#### [Information provided]
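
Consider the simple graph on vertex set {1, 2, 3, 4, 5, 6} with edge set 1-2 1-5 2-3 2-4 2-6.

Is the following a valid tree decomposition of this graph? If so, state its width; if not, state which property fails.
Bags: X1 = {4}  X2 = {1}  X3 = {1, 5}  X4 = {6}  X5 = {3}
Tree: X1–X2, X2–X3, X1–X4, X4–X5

No — vertex 2 appears in no bag.

A tree decomposition must satisfy three properties: every vertex lies in some bag; for every edge, both endpoints lie together in some bag; and for every vertex, the bags containing it form a connected subtree. Here vertex 2 appears in no bag, so the decomposition is invalid.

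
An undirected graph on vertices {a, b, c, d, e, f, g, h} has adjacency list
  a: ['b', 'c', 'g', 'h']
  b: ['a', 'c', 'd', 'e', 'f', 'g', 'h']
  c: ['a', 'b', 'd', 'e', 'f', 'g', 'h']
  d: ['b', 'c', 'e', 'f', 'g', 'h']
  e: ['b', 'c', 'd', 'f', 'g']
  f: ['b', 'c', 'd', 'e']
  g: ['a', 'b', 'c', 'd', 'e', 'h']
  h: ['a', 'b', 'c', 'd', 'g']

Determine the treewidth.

4

A width-4 tree decomposition is:
Bags: B1 = {b, c, d, e, f}  B2 = {b, c, d, e, g}  B3 = {b, c, d, g, h}  B4 = {a, b, c, g, h}
Tree: B1–B2, B2–B3, B3–B4
Each bag holds 5 vertices, so the decomposition has width 4, which upper-bounds the treewidth. On the other hand G contains the 5-clique {b, c, d, e, g}. A clique must lie in a single bag of any decomposition, so no decomposition can have width below 4. Hence tw(G) = 4 exactly.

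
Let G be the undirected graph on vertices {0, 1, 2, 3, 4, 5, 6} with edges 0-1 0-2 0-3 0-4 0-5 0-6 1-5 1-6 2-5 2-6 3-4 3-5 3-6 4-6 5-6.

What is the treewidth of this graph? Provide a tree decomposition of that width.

Treewidth 3.
Bags: B1 = {0, 3, 5, 6}  B2 = {0, 1, 5, 6}  B3 = {0, 2, 5, 6}  B4 = {0, 3, 4, 6}
Tree: B1–B2, B1–B3, B1–B4

The largest bag has 4 vertices, giving width 3; this decomposition certifies tw(G) ≤ 3. For the lower bound, the 4 vertices {0, 3, 4, 6} are pairwise adjacent, and any tree decomposition puts a clique entirely inside one bag — forcing width ≥ 3. Combining the bounds, tw(G) = 3.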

#### [Directions]
Repeat, word for word, the lines from the opening of the material through the line containing "d: ['b', 'c', 'e', 'f', 'g', 'h']".

#### [Finished exercise]
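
Consider the simple graph on vertex set {1, 2, 3, 4, 5, 6} with edge set 1-2 1-5 2-3 2-4 2-6.

Is the following a valid tree decomposition of this graph? If so, state its width; if not, state which property fails.
Bags: X1 = {4}  X2 = {1}  X3 = {1, 5}  X4 = {6}  X5 = {3}
Tree: X1–X2, X2–X3, X1–X4, X4–X5

No — vertex 2 appears in no bag.

A tree decomposition must satisfy three properties: every vertex lies in some bag; for every edge, both endpoints lie together in some bag; and for every vertex, the bags containing it form a connected subtree. Here vertex 2 appears in no bag, so the decomposition is invalid.

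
An undirected graph on vertices {a, b, c, d, e, f, g, h} has adjacency list
  a: ['b', 'c', 'g', 'h']
  b: ['a', 'c', 'd', 'e', 'f', 'g', 'h']
  c: ['a', 'b', 'd', 'e', 'f', 'g', 'h']
  d: ['b', 'c', 'e', 'f', 'g', 'h']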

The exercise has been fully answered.